> _What this task involves_: Quote all entries in full, exactly.

> _Data section_:
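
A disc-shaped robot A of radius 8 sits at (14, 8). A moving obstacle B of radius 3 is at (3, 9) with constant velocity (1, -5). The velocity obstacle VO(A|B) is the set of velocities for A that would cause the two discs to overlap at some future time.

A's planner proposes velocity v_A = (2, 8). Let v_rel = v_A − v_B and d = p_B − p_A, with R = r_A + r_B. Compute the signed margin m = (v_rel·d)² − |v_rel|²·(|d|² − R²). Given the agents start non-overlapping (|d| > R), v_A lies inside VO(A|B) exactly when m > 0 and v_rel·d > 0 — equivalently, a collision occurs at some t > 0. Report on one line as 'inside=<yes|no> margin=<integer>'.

d = (-11, 1),  |d|² = 122;  R = 8+3 = 11,  c = 122−11² = 1
v_rel = (1, 13),  |v_rel|² = 170;  v_rel·d = (1)·(-11) + (13)·(1) = 2
170·t² − 4·t + 1 = 0  ⇒  m = 2² − 170·1 = -166
m = -166 < 0,  v_rel·d = 2 > 0  ⇒  outside

inside=no margin=-166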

> _Answer to this problem_:
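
A disc-shaped robot A of radius 8 sits at (14, 8). A moving obstacle B of radius 3 is at (3, 9) with constant velocity (1, -5). The velocity obstacle VO(A|B) is the set of velocities for A that would cause the two discs to overlap at some future time.

A's planner proposes velocity v_A = (2, 8). Let v_rel = v_A − v_B and d = p_B − p_A, with R = r_A + r_B. Compute the signed margin m = (v_rel·d)² − |v_rel|²·(|d|² − R²). Given the agents start non-overlapping (|d| > R), v_A lies inside VO(A|B) exactly when m > 0 and v_rel·d > 0 — equivalently, a collision occurs at some t > 0. Report on one line as 'inside=<yes|no> margin=<integer>'.

d = (-11, 1),  |d|² = 122;  R = 8+3 = 11,  c = 122−11² = 1
v_rel = (1, 13),  |v_rel|² = 170;  v_rel·d = (1)·(-11) + (13)·(1) = 2
170·t² − 4·t + 1 = 0  ⇒  m = 2² − 170·1 = -166
m = -166 < 0,  v_rel·d = 2 > 0  ⇒  outside

inside=no margin=-166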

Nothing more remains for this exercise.